What you have to do:
Take every line from the material that has the word "diameter" in it.

Given entries:
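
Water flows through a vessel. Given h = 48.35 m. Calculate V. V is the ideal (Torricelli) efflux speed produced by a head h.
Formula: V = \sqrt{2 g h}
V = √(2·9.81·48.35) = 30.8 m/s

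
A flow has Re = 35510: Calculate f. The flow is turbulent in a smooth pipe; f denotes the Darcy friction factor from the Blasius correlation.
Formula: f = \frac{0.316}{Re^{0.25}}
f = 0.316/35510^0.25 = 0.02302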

* * *

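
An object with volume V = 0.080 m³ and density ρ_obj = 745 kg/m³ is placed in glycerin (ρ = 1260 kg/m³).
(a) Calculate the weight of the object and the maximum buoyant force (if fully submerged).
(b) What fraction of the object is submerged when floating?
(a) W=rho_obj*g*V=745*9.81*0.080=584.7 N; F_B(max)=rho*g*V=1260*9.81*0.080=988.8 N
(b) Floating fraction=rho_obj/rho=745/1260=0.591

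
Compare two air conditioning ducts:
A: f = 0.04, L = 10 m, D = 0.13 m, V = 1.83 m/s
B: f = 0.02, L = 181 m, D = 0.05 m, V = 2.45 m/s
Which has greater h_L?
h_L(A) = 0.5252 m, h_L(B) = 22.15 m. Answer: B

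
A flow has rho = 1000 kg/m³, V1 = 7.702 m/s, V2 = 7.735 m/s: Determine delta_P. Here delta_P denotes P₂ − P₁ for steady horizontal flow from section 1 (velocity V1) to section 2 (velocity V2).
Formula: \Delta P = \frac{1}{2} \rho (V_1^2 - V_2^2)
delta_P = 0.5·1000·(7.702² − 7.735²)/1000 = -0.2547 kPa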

---

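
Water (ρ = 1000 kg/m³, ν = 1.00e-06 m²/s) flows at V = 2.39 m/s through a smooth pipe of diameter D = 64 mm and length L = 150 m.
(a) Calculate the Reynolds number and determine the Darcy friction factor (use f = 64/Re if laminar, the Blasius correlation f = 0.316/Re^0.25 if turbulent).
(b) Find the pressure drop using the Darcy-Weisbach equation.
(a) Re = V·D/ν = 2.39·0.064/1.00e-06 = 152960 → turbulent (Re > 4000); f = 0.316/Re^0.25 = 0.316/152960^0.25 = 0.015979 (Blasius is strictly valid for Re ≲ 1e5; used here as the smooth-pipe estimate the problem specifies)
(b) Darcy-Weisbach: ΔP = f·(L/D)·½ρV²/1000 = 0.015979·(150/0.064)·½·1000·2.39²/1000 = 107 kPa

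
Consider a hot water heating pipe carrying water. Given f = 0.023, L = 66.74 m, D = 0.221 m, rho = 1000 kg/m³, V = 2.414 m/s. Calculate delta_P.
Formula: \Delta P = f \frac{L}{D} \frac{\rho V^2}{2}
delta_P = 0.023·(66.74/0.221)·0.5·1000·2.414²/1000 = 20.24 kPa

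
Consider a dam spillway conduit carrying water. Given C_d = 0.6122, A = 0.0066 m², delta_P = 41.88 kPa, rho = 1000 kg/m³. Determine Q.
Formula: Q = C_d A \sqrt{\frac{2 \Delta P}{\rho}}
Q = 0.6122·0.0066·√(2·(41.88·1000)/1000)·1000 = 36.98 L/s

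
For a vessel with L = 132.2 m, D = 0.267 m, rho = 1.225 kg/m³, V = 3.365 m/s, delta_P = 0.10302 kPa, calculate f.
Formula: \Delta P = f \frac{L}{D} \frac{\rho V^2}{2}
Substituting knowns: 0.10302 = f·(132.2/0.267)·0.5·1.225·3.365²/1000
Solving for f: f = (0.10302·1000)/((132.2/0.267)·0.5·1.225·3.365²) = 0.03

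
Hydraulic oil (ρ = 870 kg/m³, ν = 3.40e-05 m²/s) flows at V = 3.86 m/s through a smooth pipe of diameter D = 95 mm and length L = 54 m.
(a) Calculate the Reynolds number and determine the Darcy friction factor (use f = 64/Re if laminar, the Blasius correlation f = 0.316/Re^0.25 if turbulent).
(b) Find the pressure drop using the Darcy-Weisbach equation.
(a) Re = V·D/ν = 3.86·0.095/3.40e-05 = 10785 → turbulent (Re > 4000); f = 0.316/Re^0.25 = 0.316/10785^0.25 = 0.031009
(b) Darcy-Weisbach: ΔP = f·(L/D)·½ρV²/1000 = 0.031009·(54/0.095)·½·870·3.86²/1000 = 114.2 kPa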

Exercise response:
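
Water (ρ = 1000 kg/m³, ν = 1.00e-06 m²/s) flows at V = 2.39 m/s through a smooth pipe of diameter D = 64 mm and length L = 150 m.
Hydraulic oil (ρ = 870 kg/m³, ν = 3.40e-05 m²/s) flows at V = 3.86 m/s through a smooth pipe of diameter D = 95 mm and length L = 54 m.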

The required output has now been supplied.